After locating the line that contains "Connect Four on a 5-row, 5-column" in the data below, set down exactly that line and each one after it through the line that contains "[0, 3, 4, 4, 4]", and nothing more.

» **Material provided**:
= Beginning of Section =

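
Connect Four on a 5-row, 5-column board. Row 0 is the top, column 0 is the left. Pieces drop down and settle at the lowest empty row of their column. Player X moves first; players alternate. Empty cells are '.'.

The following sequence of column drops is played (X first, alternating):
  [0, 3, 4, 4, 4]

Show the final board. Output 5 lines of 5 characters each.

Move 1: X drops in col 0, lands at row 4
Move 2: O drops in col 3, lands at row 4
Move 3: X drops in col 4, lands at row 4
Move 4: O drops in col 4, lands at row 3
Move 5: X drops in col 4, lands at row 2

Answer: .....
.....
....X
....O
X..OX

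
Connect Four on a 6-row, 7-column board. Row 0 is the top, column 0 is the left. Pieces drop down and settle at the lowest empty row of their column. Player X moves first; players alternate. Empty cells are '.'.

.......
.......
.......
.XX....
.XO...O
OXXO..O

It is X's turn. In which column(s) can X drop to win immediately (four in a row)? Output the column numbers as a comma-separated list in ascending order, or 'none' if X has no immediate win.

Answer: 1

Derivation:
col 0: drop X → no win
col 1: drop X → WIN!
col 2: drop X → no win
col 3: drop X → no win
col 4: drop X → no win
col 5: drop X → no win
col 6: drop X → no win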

= End of Section =
= Beginning of Section =

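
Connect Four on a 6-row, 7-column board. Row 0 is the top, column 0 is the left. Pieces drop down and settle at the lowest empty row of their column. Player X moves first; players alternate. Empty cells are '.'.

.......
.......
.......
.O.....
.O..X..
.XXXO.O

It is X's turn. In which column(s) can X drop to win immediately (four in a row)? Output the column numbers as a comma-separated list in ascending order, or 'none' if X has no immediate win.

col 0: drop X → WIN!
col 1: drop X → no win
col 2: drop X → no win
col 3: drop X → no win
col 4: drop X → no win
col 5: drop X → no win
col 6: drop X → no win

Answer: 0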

= End of Section =

» **Problem solution**:
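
Connect Four on a 5-row, 5-column board. Row 0 is the top, column 0 is the left. Pieces drop down and settle at the lowest empty row of their column. Player X moves first; players alternate. Empty cells are '.'.

The following sequence of column drops is played (X first, alternating):
  [0, 3, 4, 4, 4]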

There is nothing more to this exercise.